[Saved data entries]
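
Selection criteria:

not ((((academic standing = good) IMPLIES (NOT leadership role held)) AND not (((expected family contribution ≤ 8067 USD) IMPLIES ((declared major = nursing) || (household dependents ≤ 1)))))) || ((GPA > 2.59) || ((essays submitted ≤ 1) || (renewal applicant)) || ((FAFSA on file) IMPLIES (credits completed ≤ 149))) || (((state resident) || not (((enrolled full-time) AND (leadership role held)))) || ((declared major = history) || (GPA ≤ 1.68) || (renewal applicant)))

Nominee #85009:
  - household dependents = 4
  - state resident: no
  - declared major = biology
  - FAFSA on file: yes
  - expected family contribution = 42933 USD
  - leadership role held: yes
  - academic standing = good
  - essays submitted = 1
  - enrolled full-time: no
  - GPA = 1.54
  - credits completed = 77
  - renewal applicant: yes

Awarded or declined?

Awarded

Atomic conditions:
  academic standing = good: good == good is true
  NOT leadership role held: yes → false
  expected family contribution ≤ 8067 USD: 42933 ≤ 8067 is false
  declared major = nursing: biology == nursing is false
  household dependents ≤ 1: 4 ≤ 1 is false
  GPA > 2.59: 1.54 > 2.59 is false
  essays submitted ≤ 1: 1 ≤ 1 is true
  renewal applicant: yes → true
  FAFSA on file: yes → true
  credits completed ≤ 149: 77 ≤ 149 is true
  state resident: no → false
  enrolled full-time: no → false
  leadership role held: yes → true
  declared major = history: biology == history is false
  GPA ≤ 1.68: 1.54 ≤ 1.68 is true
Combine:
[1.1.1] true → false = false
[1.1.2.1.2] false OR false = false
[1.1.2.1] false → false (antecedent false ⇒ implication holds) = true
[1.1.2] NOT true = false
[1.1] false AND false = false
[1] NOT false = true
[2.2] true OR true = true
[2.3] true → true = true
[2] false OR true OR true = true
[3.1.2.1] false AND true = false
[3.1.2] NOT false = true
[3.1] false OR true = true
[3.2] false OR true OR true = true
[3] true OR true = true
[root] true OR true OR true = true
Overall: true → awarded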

==

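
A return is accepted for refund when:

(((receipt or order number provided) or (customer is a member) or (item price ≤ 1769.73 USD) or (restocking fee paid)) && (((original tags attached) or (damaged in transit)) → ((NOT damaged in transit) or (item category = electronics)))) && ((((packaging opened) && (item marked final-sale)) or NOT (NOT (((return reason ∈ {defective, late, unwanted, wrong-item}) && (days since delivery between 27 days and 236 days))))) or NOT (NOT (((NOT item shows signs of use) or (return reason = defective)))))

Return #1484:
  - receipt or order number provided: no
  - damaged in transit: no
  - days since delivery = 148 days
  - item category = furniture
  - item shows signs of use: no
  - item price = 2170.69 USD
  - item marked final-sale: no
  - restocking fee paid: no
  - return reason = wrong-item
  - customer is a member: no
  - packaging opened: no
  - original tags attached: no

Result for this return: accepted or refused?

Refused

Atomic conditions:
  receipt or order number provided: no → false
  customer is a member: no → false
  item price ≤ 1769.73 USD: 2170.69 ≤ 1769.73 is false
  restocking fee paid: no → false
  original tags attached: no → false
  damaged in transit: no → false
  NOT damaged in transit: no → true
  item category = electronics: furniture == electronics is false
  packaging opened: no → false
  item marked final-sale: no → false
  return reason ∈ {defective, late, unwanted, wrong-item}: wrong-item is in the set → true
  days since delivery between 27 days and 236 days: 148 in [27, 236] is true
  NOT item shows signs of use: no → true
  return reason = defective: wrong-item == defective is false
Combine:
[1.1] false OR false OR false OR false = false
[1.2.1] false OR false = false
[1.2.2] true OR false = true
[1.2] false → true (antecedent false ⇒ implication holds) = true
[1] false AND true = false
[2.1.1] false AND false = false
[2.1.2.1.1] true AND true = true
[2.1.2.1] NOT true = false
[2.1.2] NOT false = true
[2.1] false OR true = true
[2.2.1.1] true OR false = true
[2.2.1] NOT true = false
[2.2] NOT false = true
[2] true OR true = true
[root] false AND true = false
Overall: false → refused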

--

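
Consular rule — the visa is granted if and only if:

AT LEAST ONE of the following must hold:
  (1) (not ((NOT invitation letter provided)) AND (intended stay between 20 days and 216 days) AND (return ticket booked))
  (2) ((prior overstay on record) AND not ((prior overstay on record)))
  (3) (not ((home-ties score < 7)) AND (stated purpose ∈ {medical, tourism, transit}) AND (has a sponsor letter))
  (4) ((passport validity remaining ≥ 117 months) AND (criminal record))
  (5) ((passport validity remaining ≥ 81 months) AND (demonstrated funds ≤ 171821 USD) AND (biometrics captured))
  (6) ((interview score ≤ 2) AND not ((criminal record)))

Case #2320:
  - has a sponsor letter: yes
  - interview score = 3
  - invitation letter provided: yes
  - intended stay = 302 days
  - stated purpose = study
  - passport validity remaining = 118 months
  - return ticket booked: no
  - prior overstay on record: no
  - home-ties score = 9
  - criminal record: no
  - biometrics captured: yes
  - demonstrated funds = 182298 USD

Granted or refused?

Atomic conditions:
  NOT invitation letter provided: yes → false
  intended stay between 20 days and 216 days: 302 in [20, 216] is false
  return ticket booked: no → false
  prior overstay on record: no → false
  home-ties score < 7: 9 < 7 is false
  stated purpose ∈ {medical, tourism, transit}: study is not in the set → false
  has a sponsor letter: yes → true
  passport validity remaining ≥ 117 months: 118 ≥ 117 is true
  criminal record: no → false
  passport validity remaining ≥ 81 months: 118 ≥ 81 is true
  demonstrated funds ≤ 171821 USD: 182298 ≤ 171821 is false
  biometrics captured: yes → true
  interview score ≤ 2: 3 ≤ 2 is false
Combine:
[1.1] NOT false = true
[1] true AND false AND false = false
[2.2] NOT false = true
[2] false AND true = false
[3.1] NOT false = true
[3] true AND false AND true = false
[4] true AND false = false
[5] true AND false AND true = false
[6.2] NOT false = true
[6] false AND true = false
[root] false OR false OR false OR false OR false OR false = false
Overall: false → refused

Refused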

INSTRUCTIONS FOR THE TASK: Set down, unchanged, only those lines above that fall between the line with "- return ticket booked: no" and the line with "- demonstrated funds = 182298 USD", the two end lines included.

PROBLEM SOLUTION:
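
  - return ticket booked: no
  - prior overstay on record: no
  - home-ties score = 9
  - criminal record: no
  - biometrics captured: yes
  - demonstrated funds = 182298 USD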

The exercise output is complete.